• DIRECTIONS FOR THIS TASK: When you respond, restate each record exactly as it is given.

Saved entries

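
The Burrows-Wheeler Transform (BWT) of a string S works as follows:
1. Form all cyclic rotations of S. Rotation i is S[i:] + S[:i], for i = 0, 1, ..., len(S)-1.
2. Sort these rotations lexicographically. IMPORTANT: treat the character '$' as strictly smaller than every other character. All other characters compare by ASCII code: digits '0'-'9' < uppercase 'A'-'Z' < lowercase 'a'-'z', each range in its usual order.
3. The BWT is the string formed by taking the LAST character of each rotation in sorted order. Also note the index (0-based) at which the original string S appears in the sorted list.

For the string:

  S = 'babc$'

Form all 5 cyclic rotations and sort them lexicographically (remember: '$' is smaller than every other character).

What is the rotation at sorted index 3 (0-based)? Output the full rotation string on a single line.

Answer: bc$ba

Derivation:
All 5 rotations (rotation i = S[i:]+S[:i]):
  rot[0] = babc$
  rot[1] = abc$b
  rot[2] = bc$ba
  rot[3] = c$bab
  rot[4] = $babc
Sorted (with $ < everything):
  sorted[0] = $babc
  sorted[1] = abc$b
  sorted[2] = babc$
  sorted[3] = bc$ba
  sorted[4] = c$bab
sorted[3] = bc$ba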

• REPLY TO THE TASK:
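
The Burrows-Wheeler Transform (BWT) of a string S works as follows:
1. Form all cyclic rotations of S. Rotation i is S[i:] + S[:i], for i = 0, 1, ..., len(S)-1.
2. Sort these rotations lexicographically. IMPORTANT: treat the character '$' as strictly smaller than every other character. All other characters compare by ASCII code: digits '0'-'9' < uppercase 'A'-'Z' < lowercase 'a'-'z', each range in its usual order.
3. The BWT is the string formed by taking the LAST character of each rotation in sorted order. Also note the index (0-based) at which the original string S appears in the sorted list.

For the string:

  S = 'babc$'

Form all 5 cyclic rotations and sort them lexicographically (remember: '$' is smaller than every other character).

What is the rotation at sorted index 3 (0-based)? Output the full rotation string on a single line.

Answer: bc$ba

Derivation:
All 5 rotations (rotation i = S[i:]+S[:i]):
  rot[0] = babc$
  rot[1] = abc$b
  rot[2] = bc$ba
  rot[3] = c$bab
  rot[4] = $babc
Sorted (with $ < everything):
  sorted[0] = $babc
  sorted[1] = abc$b
  sorted[2] = babc$
  sorted[3] = bc$ba
  sorted[4] = c$bab
sorted[3] = bc$ba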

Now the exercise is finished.